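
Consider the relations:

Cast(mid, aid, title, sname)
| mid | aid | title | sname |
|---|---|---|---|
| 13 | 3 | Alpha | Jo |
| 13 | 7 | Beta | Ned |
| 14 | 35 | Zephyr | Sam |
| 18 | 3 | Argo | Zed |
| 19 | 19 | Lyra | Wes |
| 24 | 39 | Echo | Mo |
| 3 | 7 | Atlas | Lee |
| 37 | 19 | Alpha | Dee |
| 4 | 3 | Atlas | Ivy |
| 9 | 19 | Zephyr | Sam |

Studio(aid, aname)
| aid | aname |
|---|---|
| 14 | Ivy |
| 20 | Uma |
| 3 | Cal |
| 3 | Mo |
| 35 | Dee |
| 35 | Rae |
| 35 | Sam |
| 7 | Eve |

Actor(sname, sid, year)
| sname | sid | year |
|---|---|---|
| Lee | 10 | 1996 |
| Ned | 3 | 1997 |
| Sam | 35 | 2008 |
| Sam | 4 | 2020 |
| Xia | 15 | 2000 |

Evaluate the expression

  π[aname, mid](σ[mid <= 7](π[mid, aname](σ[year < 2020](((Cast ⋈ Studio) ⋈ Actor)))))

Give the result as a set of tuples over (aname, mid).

Joining Cast and Studio on aid yields {(13, 3, Alpha, Jo, Cal), (13, 3, Alpha, Jo, Mo), (13, 7, Beta, Ned, Eve), (14, 35, Zephyr, Sam, Dee), (14, 35, Zephyr, Sam, Rae), (14, 35, Zephyr, Sam, Sam), (18, 3, Argo, Zed, Cal), (18, 3, Argo, Zed, Mo), (3, 7, Atlas, Lee, Eve), (4, 3, Atlas, Ivy, Cal), (4, 3, Atlas, Ivy, Mo)}.
Joining (Cast ⋈ Studio) and Actor on sname yields {(13, 7, Beta, Ned, Eve, 3, 1997), (14, 35, Zephyr, Sam, Dee, 35, 2008), (14, 35, Zephyr, Sam, Dee, 4, 2020), (14, 35, Zephyr, Sam, Rae, 35, 2008), (14, 35, Zephyr, Sam, Rae, 4, 2020), (14, 35, Zephyr, Sam, Sam, 35, 2008), (14, 35, Zephyr, Sam, Sam, 4, 2020), (3, 7, Atlas, Lee, Eve, 10, 1996)}.
σ[year < 2020]: keep tuples satisfying year < 2020 → {(13, 7, Beta, Ned, Eve, 3, 1997), (14, 35, Zephyr, Sam, Dee, 35, 2008), (14, 35, Zephyr, Sam, Rae, 35, 2008), (14, 35, Zephyr, Sam, Sam, 35, 2008), (3, 7, Atlas, Lee, Eve, 10, 1996)}
π_{mid, aname} gives {(13, Eve), (14, Dee), (14, Rae), (14, Sam), (3, Eve)}.
σ[mid <= 7]: keep tuples satisfying mid <= 7 → {(3, Eve)}
π_{aname, mid} gives {(Eve, 3)}.

{(Eve, 3)}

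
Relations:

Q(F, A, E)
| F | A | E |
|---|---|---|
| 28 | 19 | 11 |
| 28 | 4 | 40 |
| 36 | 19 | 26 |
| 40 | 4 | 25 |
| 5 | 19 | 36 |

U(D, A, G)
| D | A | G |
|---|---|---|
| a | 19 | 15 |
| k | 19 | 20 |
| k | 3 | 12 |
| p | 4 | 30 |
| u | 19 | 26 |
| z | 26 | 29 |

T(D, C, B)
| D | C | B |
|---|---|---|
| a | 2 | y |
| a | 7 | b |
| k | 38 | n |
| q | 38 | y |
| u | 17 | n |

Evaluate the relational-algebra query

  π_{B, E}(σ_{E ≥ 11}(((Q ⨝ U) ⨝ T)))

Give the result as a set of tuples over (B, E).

Joining Q and U on A yields {(28, 19, 11, a, 15), (28, 19, 11, k, 20), (28, 19, 11, u, 26), (28, 4, 40, p, 30), (36, 19, 26, a, 15), (36, 19, 26, k, 20), (36, 19, 26, u, 26), (40, 4, 25, p, 30), (5, 19, 36, a, 15), (5, 19, 36, k, 20), (5, 19, 36, u, 26)}.
Joining (Q ⨝ U) and T on D yields {(28, 19, 11, a, 15, 2, y), (28, 19, 11, a, 15, 7, b), (28, 19, 11, k, 20, 38, n), (28, 19, 11, u, 26, 17, n), (36, 19, 26, a, 15, 2, y), (36, 19, 26, a, 15, 7, b), (36, 19, 26, k, 20, 38, n), (36, 19, 26, u, 26, 17, n), (5, 19, 36, a, 15, 2, y), (5, 19, 36, a, 15, 7, b), (5, 19, 36, k, 20, 38, n), (5, 19, 36, u, 26, 17, n)}.
σ[E ≥ 11]: keep tuples satisfying E ≥ 11 → {(28, 19, 11, a, 15, 2, y), (28, 19, 11, a, 15, 7, b), (28, 19, 11, k, 20, 38, n), (28, 19, 11, u, 26, 17, n), (36, 19, 26, a, 15, 2, y), (36, 19, 26, a, 15, 7, b), (36, 19, 26, k, 20, 38, n), (36, 19, 26, u, 26, 17, n), (5, 19, 36, a, 15, 2, y), (5, 19, 36, a, 15, 7, b), (5, 19, 36, k, 20, 38, n), (5, 19, 36, u, 26, 17, n)}
Keep only column(s) B, E (3 duplicate(s) eliminated): {(b, 11), (b, 26), (b, 36), (n, 11), (n, 26), (n, 36), (y, 11), (y, 26), (y, 36)}

{(b, 11), (b, 26), (b, 36), (n, 11), (n, 26), (n, 36), (y, 11), (y, 26), (y, 36)}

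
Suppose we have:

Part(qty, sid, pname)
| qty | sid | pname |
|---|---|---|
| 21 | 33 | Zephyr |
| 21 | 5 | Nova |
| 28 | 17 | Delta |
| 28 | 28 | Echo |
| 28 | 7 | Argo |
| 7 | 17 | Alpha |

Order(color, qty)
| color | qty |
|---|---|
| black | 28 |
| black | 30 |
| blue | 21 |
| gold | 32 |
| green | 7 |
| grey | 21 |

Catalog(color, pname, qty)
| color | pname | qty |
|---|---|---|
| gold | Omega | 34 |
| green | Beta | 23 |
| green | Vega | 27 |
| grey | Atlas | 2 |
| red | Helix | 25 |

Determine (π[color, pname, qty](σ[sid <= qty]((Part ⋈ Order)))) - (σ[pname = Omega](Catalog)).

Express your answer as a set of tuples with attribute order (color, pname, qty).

{(black, Argo, 28), (black, Delta, 28), (black, Echo, 28), (blue, Nova, 21), (grey, Nova, 21)}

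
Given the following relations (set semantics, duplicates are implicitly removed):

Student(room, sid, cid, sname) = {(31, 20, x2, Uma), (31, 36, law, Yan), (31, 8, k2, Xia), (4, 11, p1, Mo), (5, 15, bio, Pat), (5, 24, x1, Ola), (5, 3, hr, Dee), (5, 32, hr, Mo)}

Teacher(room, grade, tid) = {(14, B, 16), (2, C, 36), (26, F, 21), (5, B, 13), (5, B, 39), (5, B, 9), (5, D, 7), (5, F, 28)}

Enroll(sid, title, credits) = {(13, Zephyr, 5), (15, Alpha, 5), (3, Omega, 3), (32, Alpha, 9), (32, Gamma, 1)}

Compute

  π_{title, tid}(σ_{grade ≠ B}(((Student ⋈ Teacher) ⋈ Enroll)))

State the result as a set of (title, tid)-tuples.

Joining Student and Teacher on room yields {(5, 15, bio, Pat, B, 13), (5, 15, bio, Pat, B, 39), (5, 15, bio, Pat, B, 9), (5, 15, bio, Pat, D, 7), (5, 15, bio, Pat, F, 28), (5, 24, x1, Ola, B, 13), (5, 24, x1, Ola, B, 39), (5, 24, x1, Ola, B, 9), (5, 24, x1, Ola, D, 7), (5, 24, x1, Ola, F, 28), (5, 3, hr, Dee, B, 13), (5, 3, hr, Dee, B, 39), (5, 3, hr, Dee, B, 9), (5, 3, hr, Dee, D, 7), (5, 3, hr, Dee, F, 28), (5, 32, hr, Mo, B, 13), (5, 32, hr, Mo, B, 39), (5, 32, hr, Mo, B, 9), (5, 32, hr, Mo, D, 7), (5, 32, hr, Mo, F, 28)}.
Joining (Student ⋈ Teacher) and Enroll on sid yields {(5, 15, bio, Pat, B, 13, Alpha, 5), (5, 15, bio, Pat, B, 39, Alpha, 5), (5, 15, bio, Pat, B, 9, Alpha, 5), (5, 15, bio, Pat, D, 7, Alpha, 5), (5, 15, bio, Pat, F, 28, Alpha, 5), (5, 3, hr, Dee, B, 13, Omega, 3), (5, 3, hr, Dee, B, 39, Omega, 3), (5, 3, hr, Dee, B, 9, Omega, 3), (5, 3, hr, Dee, D, 7, Omega, 3), (5, 3, hr, Dee, F, 28, Omega, 3), (5, 32, hr, Mo, B, 13, Alpha, 9), (5, 32, hr, Mo, B, 13, Gamma, 1), (5, 32, hr, Mo, B, 39, Alpha, 9), (5, 32, hr, Mo, B, 39, Gamma, 1), (5, 32, hr, Mo, B, 9, Alpha, 9), (5, 32, hr, Mo, B, 9, Gamma, 1), (5, 32, hr, Mo, D, 7, Alpha, 9), (5, 32, hr, Mo, D, 7, Gamma, 1), (5, 32, hr, Mo, F, 28, Alpha, 9), (5, 32, hr, Mo, F, 28, Gamma, 1)}.
σ[grade ≠ B]: keep tuples satisfying grade ≠ B → {(5, 15, bio, Pat, D, 7, Alpha, 5), (5, 15, bio, Pat, F, 28, Alpha, 5), (5, 3, hr, Dee, D, 7, Omega, 3), (5, 3, hr, Dee, F, 28, Omega, 3), (5, 32, hr, Mo, D, 7, Alpha, 9), (5, 32, hr, Mo, D, 7, Gamma, 1), (5, 32, hr, Mo, F, 28, Alpha, 9), (5, 32, hr, Mo, F, 28, Gamma, 1)}
Keep only column(s) title, tid (2 duplicate(s) eliminated): {(Alpha, 28), (Alpha, 7), (Gamma, 28), (Gamma, 7), (Omega, 28), (Omega, 7)}

{(Alpha, 28), (Alpha, 7), (Gamma, 28), (Gamma, 7), (Omega, 28), (Omega, 7)}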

....

### EXERCISE GOAL
When you come to the line containing "Evaluate the expression", give it and stop; before that, repeat each line of the material exactly from the first one.

### THE ANSWER
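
Consider the relations:

Cast(mid, aid, title, sname)
| mid | aid | title | sname |
|---|---|---|---|
| 13 | 3 | Alpha | Jo |
| 13 | 7 | Beta | Ned |
| 14 | 35 | Zephyr | Sam |
| 18 | 3 | Argo | Zed |
| 19 | 19 | Lyra | Wes |
| 24 | 39 | Echo | Mo |
| 3 | 7 | Atlas | Lee |
| 37 | 19 | Alpha | Dee |
| 4 | 3 | Atlas | Ivy |
| 9 | 19 | Zephyr | Sam |

Studio(aid, aname)
| aid | aname |
|---|---|
| 14 | Ivy |
| 20 | Uma |
| 3 | Cal |
| 3 | Mo |
| 35 | Dee |
| 35 | Rae |
| 35 | Sam |
| 7 | Eve |

Actor(sname, sid, year)
| sname | sid | year |
|---|---|---|
| Lee | 10 | 1996 |
| Ned | 3 | 1997 |
| Sam | 35 | 2008 |
| Sam | 4 | 2020 |
| Xia | 15 | 2000 |

Evaluate the expression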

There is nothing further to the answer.